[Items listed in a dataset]
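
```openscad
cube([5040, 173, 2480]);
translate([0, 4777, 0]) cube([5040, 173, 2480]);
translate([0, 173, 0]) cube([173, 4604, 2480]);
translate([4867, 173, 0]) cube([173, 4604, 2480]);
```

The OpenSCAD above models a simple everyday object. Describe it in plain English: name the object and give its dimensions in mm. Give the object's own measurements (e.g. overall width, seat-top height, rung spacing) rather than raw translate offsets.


The wall frame of a small rectangular building: four walls, each 2480 mm tall and 173 mm thick, enclosing a footprint 5040 mm (x) by 4950 mm (y) outside-to-outside, with no floor or roof. The front and back walls (the −y and +y sides) span the full width; the two side walls fit between them.


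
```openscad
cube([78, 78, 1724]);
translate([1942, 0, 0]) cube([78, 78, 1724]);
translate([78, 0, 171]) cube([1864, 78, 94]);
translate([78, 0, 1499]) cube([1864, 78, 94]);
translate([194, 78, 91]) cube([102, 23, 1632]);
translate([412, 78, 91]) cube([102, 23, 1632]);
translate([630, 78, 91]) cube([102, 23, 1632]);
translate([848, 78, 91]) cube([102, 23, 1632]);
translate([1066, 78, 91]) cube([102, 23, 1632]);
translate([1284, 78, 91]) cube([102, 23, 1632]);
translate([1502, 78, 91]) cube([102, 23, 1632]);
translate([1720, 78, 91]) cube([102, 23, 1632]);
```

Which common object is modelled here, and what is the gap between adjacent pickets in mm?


A fence section. The picket gap is 116 mm.

Two posts, two rails, 8 pickets — a fence section. Span 1864 mm holds 8 pickets of 102 mm with 9 equal gaps: ⌊(1864 − 8·102) / 9⌋ = 116 mm.


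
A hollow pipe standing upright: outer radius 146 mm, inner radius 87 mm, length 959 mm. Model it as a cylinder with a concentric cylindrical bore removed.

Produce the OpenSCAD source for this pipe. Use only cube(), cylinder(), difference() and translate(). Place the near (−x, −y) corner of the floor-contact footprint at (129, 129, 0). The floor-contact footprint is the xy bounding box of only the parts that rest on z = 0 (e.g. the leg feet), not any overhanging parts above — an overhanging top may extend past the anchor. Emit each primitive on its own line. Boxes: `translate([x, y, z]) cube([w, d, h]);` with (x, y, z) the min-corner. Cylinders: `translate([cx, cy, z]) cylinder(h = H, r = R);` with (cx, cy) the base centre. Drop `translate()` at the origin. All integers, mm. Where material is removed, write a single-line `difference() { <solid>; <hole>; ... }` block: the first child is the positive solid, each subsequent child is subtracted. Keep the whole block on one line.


difference() { translate([275, 275, 0]) cylinder(h = 959, r = 146); translate([275, 275, 0]) cylinder(h = 959, r = 87); }


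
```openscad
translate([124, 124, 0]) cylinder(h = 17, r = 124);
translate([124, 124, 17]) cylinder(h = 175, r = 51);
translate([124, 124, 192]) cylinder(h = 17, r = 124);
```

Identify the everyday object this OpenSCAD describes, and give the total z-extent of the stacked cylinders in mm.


A spool. The overall height is 209 mm.

Three coaxial cylinders, large–small–large — a spool. Two 17 mm flanges and a 175 mm core give 17 + 175 + 17 = 209 mm.


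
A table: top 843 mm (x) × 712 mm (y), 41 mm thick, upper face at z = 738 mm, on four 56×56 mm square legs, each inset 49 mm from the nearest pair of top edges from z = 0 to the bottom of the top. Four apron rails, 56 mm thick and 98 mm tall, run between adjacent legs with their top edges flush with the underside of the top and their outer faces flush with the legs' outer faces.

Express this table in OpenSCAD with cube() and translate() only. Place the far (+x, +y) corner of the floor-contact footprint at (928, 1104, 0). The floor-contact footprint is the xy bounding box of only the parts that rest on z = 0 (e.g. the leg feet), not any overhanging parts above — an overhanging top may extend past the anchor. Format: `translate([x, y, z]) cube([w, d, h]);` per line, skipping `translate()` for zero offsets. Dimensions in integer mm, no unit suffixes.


translate([134, 441, 697]) cube([843, 712, 41]);
translate([183, 490, 0]) cube([56, 56, 697]);
translate([872, 490, 0]) cube([56, 56, 697]);
translate([183, 1048, 0]) cube([56, 56, 697]);
translate([872, 1048, 0]) cube([56, 56, 697]);
translate([239, 490, 599]) cube([633, 56, 98]);
translate([239, 1048, 599]) cube([633, 56, 98]);
translate([183, 546, 599]) cube([56, 502, 98]);
translate([872, 546, 599]) cube([56, 502, 98]);


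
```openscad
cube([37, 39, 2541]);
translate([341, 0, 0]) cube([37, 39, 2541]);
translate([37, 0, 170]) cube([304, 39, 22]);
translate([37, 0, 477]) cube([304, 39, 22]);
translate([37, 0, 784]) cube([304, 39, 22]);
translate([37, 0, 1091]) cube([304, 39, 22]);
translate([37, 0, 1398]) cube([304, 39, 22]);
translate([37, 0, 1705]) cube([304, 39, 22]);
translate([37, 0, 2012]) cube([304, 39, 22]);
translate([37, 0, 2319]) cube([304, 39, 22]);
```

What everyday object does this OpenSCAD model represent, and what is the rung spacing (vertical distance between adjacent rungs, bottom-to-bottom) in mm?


A ladder. The rung spacing is 307 mm.

Two tall 37×39 posts with 8 short bars between them — a ladder. Adjacent rungs sit at z = 170 and z = 477, so the spacing is 477 − 170 = 307 mm.


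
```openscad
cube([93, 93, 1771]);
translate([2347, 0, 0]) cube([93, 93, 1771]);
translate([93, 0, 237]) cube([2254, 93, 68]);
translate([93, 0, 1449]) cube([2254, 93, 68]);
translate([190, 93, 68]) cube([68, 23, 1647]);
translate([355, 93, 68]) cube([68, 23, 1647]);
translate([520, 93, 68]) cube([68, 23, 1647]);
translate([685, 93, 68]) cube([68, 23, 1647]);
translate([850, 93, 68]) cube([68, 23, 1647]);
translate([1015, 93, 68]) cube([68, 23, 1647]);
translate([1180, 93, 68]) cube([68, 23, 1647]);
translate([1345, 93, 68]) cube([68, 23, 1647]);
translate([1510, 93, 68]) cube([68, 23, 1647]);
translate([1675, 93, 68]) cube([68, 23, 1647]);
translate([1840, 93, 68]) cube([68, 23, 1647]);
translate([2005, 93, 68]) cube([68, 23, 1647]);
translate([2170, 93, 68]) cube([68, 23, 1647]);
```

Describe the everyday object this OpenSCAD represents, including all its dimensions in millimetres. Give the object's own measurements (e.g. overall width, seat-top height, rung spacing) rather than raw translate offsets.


A fence section. Two 93×93 mm posts, 1771 mm tall, stand on the floor with a clear span of 2254 mm between their inner faces. Two horizontal rails of 93×68 mm section span the gap between the posts with their undersides at z = 237 mm and z = 1449 mm, flush with the posts' −y face. 13 pickets, each 68 mm wide, 23 mm thick and 1647 mm tall, are fixed to the +y face of the rails with their bottoms at z = 68 mm, spaced across the span with a 97 mm gap after the −x post and between neighbouring pickets, with 109 mm left before the +x post.


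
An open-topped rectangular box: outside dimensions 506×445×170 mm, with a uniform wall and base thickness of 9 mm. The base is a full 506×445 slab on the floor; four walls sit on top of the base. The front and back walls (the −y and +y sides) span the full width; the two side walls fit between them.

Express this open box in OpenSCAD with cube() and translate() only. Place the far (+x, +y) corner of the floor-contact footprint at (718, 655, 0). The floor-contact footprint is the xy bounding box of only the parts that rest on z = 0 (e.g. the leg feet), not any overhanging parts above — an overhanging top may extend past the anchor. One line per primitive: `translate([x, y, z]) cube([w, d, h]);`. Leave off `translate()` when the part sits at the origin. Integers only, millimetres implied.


translate([212, 210, 0]) cube([506, 445, 9]);
translate([212, 210, 9]) cube([506, 9, 161]);
translate([212, 646, 9]) cube([506, 9, 161]);
translate([212, 219, 9]) cube([9, 427, 161]);
translate([709, 219, 9]) cube([9, 427, 161]);


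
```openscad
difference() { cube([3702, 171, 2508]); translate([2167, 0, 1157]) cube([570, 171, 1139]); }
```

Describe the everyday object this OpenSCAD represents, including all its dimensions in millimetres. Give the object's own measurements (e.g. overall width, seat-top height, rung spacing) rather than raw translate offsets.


A wall 3702 mm long (x), 171 mm thick (y), 2508 mm tall, with a rectangular window opening cut through it. The opening is 570 mm wide and 1139 mm tall; its sill is at z = 1157 mm and its near (−x) edge is 2167 mm from the wall's −x end. The opening passes through the full wall thickness.


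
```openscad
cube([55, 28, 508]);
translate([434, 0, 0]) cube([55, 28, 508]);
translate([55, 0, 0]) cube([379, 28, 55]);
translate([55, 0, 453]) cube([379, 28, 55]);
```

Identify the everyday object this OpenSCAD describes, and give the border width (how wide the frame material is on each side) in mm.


A picture frame. The border width is 55 mm.

Four thin pieces enclosing a rectangular opening — a picture frame. The two full-height stiles are 508 mm tall; the top rail sits at z = 453 and is 55 mm tall, so the border above the opening is 508 − 453 = 55 mm, matching the stile x-width.


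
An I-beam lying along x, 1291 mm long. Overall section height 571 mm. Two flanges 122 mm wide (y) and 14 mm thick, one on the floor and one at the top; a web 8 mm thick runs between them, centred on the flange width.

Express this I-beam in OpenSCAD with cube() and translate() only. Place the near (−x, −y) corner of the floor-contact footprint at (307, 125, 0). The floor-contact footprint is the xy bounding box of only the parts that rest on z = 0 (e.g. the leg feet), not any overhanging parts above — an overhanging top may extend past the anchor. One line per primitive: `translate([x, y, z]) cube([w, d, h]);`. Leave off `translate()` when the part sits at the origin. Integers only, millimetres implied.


translate([307, 125, 0]) cube([1291, 122, 14]);
translate([307, 182, 14]) cube([1291, 8, 543]);
translate([307, 125, 557]) cube([1291, 122, 14]);


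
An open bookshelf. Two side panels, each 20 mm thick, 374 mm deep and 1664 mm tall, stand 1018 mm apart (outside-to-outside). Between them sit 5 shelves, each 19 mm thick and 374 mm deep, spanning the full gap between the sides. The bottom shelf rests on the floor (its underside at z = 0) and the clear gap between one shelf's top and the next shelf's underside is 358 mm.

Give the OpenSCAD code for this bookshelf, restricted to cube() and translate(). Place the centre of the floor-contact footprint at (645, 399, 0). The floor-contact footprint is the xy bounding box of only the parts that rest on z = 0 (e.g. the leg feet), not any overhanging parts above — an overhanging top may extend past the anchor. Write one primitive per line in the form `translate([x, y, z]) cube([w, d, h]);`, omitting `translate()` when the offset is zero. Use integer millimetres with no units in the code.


translate([136, 212, 0]) cube([20, 374, 1664]);
translate([1134, 212, 0]) cube([20, 374, 1664]);
translate([156, 212, 0]) cube([978, 374, 19]);
translate([156, 212, 377]) cube([978, 374, 19]);
translate([156, 212, 754]) cube([978, 374, 19]);
translate([156, 212, 1131]) cube([978, 374, 19]);
translate([156, 212, 1508]) cube([978, 374, 19]);


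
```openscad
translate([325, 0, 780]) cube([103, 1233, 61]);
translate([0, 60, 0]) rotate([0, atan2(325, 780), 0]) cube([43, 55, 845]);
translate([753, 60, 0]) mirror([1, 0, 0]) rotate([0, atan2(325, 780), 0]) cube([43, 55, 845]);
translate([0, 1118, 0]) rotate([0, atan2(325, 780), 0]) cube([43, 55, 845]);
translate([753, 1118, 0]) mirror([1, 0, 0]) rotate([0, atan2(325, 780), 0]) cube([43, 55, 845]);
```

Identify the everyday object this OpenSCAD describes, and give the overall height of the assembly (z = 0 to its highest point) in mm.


A sawhorse. The overall height is 841 mm.

A beam across two mirrored pairs of raked legs — a sawhorse. The beam's underside is at z = 780 (matching the legs' vertical rise in atan2(325, 780)) and the beam is 61 mm tall, so its top is at 780 + 61 = 841 mm. The raked legs top out at the beam's underside, so that is the highest point.


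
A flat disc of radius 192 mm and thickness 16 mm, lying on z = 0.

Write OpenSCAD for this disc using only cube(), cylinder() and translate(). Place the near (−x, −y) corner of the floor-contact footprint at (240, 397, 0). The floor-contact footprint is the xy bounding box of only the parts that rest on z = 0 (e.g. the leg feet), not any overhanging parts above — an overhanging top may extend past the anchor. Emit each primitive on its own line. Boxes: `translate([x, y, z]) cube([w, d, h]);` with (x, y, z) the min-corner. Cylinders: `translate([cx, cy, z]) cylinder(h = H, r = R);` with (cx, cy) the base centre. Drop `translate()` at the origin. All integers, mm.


translate([432, 589, 0]) cylinder(h = 16, r = 192);


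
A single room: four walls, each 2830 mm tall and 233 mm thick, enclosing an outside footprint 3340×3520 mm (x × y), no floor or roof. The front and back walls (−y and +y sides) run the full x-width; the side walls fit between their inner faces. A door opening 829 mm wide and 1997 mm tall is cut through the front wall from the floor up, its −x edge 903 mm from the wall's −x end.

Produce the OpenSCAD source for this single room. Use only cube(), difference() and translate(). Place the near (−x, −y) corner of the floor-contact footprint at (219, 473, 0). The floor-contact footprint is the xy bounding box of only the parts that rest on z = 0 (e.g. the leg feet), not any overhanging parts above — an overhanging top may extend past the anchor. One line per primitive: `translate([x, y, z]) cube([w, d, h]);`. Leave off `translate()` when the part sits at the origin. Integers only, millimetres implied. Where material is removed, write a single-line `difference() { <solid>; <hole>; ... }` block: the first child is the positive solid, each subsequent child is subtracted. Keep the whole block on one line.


difference() { translate([219, 473, 0]) cube([3340, 233, 2830]); translate([1122, 473, 0]) cube([829, 233, 1997]); }
translate([219, 3760, 0]) cube([3340, 233, 2830]);
translate([219, 706, 0]) cube([233, 3054, 2830]);
translate([3326, 706, 0]) cube([233, 3054, 2830]);


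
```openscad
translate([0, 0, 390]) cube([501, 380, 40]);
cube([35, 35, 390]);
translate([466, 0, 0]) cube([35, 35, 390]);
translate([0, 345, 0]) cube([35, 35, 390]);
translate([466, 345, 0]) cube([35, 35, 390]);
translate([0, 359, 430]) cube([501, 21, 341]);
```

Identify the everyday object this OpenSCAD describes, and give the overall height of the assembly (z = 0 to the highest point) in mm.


A chair. The overall height is 771 mm.

A slab on four corner posts with a tall panel at the back — a chair. The seat slab sits at z = 390 with thickness 40, and the 341 mm backrest starts at the seat top, so the overall height is 390 + 40 + 341 = 771 mm.


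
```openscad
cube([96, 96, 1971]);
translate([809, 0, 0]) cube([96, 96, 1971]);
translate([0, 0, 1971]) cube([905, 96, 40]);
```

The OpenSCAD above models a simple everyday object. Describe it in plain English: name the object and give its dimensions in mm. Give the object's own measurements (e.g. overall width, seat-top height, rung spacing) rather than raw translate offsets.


A door frame. The clear opening is 713 mm wide and 1971 mm high. Two 96 mm wide jambs, 96 mm deep, stand either side of the opening from the floor to the top of the opening. A 40 mm thick head sits across the top of both jambs, spanning the full outside width of the frame.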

[TASK DIRECTIONS] For the word "rotate", return every line of the records that holds it.

[RESULT]
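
translate([0, 60, 0]) rotate([0, atan2(325, 780), 0]) cube([43, 55, 845]);
translate([753, 60, 0]) mirror([1, 0, 0]) rotate([0, atan2(325, 780), 0]) cube([43, 55, 845]);
translate([0, 1118, 0]) rotate([0, atan2(325, 780), 0]) cube([43, 55, 845]);
translate([753, 1118, 0]) mirror([1, 0, 0]) rotate([0, atan2(325, 780), 0]) cube([43, 55, 845]);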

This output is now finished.